[[ Input data open ]]

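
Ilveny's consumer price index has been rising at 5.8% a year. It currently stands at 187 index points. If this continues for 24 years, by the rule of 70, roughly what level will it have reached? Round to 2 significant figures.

740 index points

Doubling time ≈ 70/5.8 = 12.07 years.
24 years is 24/12.07 ≈ 1.99 doublings, a factor of 2^1.99 ≈ 3.97.
187 × 3.97 ≈ 740 index points.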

[[ Input data closed ]]

The required response is a complete, exact copy of the records.

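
Ilveny's consumer price index has been rising at 5.8% a year. It currently stands at 187 index points. If this continues for 24 years, by the rule of 70, roughly what level will it have reached? Round to 2 significant figures.

740 index points

Doubling time ≈ 70/5.8 = 12.07 years.
24 years is 24/12.07 ≈ 1.99 doublings, a factor of 2^1.99 ≈ 3.97.
187 × 3.97 ≈ 740 index points.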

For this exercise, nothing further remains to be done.